Source material:
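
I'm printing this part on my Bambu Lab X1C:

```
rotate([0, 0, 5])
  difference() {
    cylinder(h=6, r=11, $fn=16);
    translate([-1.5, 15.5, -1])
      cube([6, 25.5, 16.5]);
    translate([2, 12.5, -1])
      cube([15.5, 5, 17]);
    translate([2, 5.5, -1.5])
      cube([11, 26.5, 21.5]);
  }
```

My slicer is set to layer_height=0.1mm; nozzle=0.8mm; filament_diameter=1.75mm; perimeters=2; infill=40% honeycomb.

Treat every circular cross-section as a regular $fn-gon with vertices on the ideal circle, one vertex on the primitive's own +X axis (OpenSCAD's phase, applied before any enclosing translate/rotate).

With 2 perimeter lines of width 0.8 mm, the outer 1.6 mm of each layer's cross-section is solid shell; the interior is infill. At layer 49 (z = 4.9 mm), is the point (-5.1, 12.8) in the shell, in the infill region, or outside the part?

At z = 4.9 mm: the r=11 cylinder gives a regular 16-gon of circumradius 11 (constant along its height); the cube at (-1.5, 15.5) is present — its section is the full 6×25.5 rectangle; the cube at (2, 12.5) is present — its section is the full 15.5×5 rectangle; the cube at (2, 5.5) (footprint 11×26.5) is included at this height; Subtracting the remaining from the first: starting from the r=11 cylinder, the 6×25.5 cube at (-1.5, 15.5) misses the remaining region (no effect); the 15.5×5 cube at (2, 12.5) misses the remaining region (no effect); the 11×26.5 cube at (2, 5.5) partially overlaps it — only the 24.91 mm² overlap (of its 291.50 mm²) is removed, clipping the outline — 1 connected region; (whole slice rotated 5° about Z — lengths, areas and connectivity unchanged). Overall, the cross-section is a single solid region. Undo the 5° rotation: the query point maps to (-3.965, 13.196) in the un-rotated model frame. The nearest boundary edge runs (-4.21, 10.16)→(0.00, 11.00); distance from the point to it = 2.93 mm. The point is not inside any of the regions above, so it lies outside the cross-section (2.93 mm from the nearest boundary).

outside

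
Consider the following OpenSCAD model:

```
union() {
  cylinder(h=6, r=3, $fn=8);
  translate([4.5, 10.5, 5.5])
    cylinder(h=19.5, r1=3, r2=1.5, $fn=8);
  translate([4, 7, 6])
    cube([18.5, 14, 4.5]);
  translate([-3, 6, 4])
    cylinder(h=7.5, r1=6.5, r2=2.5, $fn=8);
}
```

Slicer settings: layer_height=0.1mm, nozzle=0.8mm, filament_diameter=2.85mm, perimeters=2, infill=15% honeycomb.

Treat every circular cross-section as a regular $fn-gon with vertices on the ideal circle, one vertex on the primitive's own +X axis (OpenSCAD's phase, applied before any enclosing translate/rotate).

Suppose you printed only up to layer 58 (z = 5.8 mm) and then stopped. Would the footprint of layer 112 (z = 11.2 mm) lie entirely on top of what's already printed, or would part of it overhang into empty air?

entirely on top

Compare the two slices. At z = 5.8: the cylinder: section is a regular 8-gon, circumradius r=3 (area = (8/2)·3.000²·sin(360°/8) = 25.46 mm²); the cone at (4.5, 10.5) contributes a regular 8-gon of circumradius 2.977 (interpolated between r1=3 and r2=1.5 at t=0.015) (area = (8/2)·2.977²·sin(360°/8) = 25.07 mm²); the cube at (4, 7) is absent (z outside [6, 10.5]); the cone at (-3, 6): at t=0.240 of its height the radius interpolates to r₁+(r₂−r₁)t = 5.540, giving a regular 8-gon of that circumradius (area = (8/2)·5.540²·sin(360°/8) = 86.81 mm²); Merging all regions: the regions partially overlap — summed areas 137.33 mm² minus the doubly-counted overlap 4.07 mm² gives 133.26 mm² — area = 133.26 mm². At z = 11.2: the cylinder does not reach this height (z outside [0, 6]); the cone at (4.5, 10.5): at t=0.292 of its height the radius interpolates to r₁+(r₂−r₁)t = 2.562, giving a regular 8-gon of that circumradius (area = (8/2)·2.562²·sin(360°/8) = 18.56 mm²); the cube at (4, 7) is not intersected at this z (z outside [6, 10.5]); the cone at (-3, 6) (r1=6.5→r2=2.5) has section circumradius 2.660 here — a regular 8-gon (area = (8/2)·2.660²·sin(360°/8) = 20.01 mm²); Taking the union: the 2 present regions are separate (no shared area or edge), so areas and boundary lengths simply add and each stays a separate island — area = 38.57 mm². Checking containment: the cross-section at z = 11.2 is a subset of the cross-section at z = 5.8.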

Exercise directions: Copy every line of the records, leaving nothing out.

Reply:
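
I'm printing this part on my Bambu Lab X1C:

```
rotate([0, 0, 5])
  difference() {
    cylinder(h=6, r=11, $fn=16);
    translate([-1.5, 15.5, -1])
      cube([6, 25.5, 16.5]);
    translate([2, 12.5, -1])
      cube([15.5, 5, 17]);
    translate([2, 5.5, -1.5])
      cube([11, 26.5, 21.5]);
  }
```

My slicer is set to layer_height=0.1mm; nozzle=0.8mm; filament_diameter=1.75mm; perimeters=2; infill=40% honeycomb.

Treat every circular cross-section as a regular $fn-gon with vertices on the ideal circle, one vertex on the primitive's own +X axis (OpenSCAD's phase, applied before any enclosing translate/rotate).

With 2 perimeter lines of width 0.8 mm, the outer 1.6 mm of each layer's cross-section is solid shell; the interior is infill. At layer 49 (z = 4.9 mm), is the point (-5.1, 12.8) in the shell, in the infill region, or outside the part?

At z = 4.9 mm: the r=11 cylinder gives a regular 16-gon of circumradius 11 (constant along its height); the cube at (-1.5, 15.5) is present — its section is the full 6×25.5 rectangle; the cube at (2, 12.5) is present — its section is the full 15.5×5 rectangle; the cube at (2, 5.5) (footprint 11×26.5) is included at this height; Subtracting the remaining from the first: starting from the r=11 cylinder, the 6×25.5 cube at (-1.5, 15.5) misses the remaining region (no effect); the 15.5×5 cube at (2, 12.5) misses the remaining region (no effect); the 11×26.5 cube at (2, 5.5) partially overlaps it — only the 24.91 mm² overlap (of its 291.50 mm²) is removed, clipping the outline — 1 connected region; (whole slice rotated 5° about Z — lengths, areas and connectivity unchanged). Overall, the cross-section is a single solid region. Undo the 5° rotation: the query point maps to (-3.965, 13.196) in the un-rotated model frame. The nearest boundary edge runs (-4.21, 10.16)→(0.00, 11.00); distance from the point to it = 2.93 mm. The point is not inside any of the regions above, so it lies outside the cross-section (2.93 mm from the nearest boundary).

outside

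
Consider the following OpenSCAD model:

```
union() {
  cylinder(h=6, r=3, $fn=8);
  translate([4.5, 10.5, 5.5])
    cylinder(h=19.5, r1=3, r2=1.5, $fn=8);
  translate([4, 7, 6])
    cube([18.5, 14, 4.5]);
  translate([-3, 6, 4])
    cylinder(h=7.5, r1=6.5, r2=2.5, $fn=8);
}
```

Slicer settings: layer_height=0.1mm, nozzle=0.8mm, filament_diameter=2.85mm, perimeters=2, infill=15% honeycomb.

Treat every circular cross-section as a regular $fn-gon with vertices on the ideal circle, one vertex on the primitive's own +X axis (OpenSCAD's phase, applied before any enclosing translate/rotate).

Suppose you printed only up to layer 58 (z = 5.8 mm) and then stopped. Would the footprint of layer 112 (z = 11.2 mm) lie entirely on top of what's already printed, or would part of it overhang into empty air?

entirely on top

Compare the two slices. At z = 5.8: the cylinder: section is a regular 8-gon, circumradius r=3 (area = (8/2)·3.000²·sin(360°/8) = 25.46 mm²); the cone at (4.5, 10.5) contributes a regular 8-gon of circumradius 2.977 (interpolated between r1=3 and r2=1.5 at t=0.015) (area = (8/2)·2.977²·sin(360°/8) = 25.07 mm²); the cube at (4, 7) is absent (z outside [6, 10.5]); the cone at (-3, 6): at t=0.240 of its height the radius interpolates to r₁+(r₂−r₁)t = 5.540, giving a regular 8-gon of that circumradius (area = (8/2)·5.540²·sin(360°/8) = 86.81 mm²); Merging all regions: the regions partially overlap — summed areas 137.33 mm² minus the doubly-counted overlap 4.07 mm² gives 133.26 mm² — area = 133.26 mm². At z = 11.2: the cylinder does not reach this height (z outside [0, 6]); the cone at (4.5, 10.5): at t=0.292 of its height the radius interpolates to r₁+(r₂−r₁)t = 2.562, giving a regular 8-gon of that circumradius (area = (8/2)·2.562²·sin(360°/8) = 18.56 mm²); the cube at (4, 7) is not intersected at this z (z outside [6, 10.5]); the cone at (-3, 6) (r1=6.5→r2=2.5) has section circumradius 2.660 here — a regular 8-gon (area = (8/2)·2.660²·sin(360°/8) = 20.01 mm²); Taking the union: the 2 present regions are separate (no shared area or edge), so areas and boundary lengths simply add and each stays a separate island — area = 38.57 mm². Checking containment: the cross-section at z = 11.2 is a subset of the cross-section at z = 5.8.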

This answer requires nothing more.